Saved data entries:
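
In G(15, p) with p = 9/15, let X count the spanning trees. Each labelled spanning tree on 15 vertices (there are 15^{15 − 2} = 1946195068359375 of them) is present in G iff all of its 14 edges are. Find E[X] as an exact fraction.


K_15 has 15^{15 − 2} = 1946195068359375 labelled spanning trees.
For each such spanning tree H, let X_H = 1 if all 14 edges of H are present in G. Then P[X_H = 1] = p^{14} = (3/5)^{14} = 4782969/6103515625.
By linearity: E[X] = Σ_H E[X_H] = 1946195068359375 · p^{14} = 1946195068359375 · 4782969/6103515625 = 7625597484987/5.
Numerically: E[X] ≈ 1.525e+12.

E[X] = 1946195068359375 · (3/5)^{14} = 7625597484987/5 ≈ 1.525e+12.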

* * *

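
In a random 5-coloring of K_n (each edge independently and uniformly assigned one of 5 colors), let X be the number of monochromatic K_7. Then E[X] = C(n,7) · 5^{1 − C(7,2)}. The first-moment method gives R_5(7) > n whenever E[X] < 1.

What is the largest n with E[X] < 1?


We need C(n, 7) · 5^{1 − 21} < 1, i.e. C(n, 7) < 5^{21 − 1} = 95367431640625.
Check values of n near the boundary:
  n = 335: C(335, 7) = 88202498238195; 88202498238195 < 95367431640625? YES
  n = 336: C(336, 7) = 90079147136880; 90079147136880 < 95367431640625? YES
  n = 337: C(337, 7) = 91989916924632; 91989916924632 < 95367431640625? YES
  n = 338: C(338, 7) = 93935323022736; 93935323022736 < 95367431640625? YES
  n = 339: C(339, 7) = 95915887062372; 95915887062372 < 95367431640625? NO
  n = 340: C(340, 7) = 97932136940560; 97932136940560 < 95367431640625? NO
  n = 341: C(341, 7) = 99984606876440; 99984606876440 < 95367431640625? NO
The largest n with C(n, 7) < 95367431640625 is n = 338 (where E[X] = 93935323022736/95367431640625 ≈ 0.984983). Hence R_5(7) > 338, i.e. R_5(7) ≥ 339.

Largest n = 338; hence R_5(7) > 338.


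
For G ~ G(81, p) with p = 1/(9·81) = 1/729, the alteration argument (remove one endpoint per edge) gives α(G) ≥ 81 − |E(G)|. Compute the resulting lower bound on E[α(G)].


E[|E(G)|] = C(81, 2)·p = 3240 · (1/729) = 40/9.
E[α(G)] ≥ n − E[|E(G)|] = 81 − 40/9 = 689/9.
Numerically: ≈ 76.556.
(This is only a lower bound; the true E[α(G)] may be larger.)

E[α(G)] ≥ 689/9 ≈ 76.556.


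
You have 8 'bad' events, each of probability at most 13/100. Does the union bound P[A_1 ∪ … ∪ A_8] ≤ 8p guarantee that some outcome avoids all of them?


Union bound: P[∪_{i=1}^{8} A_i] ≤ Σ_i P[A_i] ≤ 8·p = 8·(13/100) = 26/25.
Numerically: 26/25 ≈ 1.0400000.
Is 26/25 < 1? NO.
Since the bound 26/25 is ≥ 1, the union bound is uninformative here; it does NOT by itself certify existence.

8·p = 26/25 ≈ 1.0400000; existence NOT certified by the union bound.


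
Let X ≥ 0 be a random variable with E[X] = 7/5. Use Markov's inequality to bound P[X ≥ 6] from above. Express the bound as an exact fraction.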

What you are asked to do:
Whenever a line of the records holds the string "random", pick it out and copy it.

Task output:
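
In a random 5-coloring of K_n (each edge independently and uniformly assigned one of 5 colors), let X be the number of monochromatic K_7. Then E[X] = C(n,7) · 5^{1 − C(7,2)}. The first-moment method gives R_5(7) > n whenever E[X] < 1.
Let X ≥ 0 be a random variable with E[X] = 7/5. Use Markov's inequality to bound P[X ≥ 6] from above. Express the bound as an exact fraction.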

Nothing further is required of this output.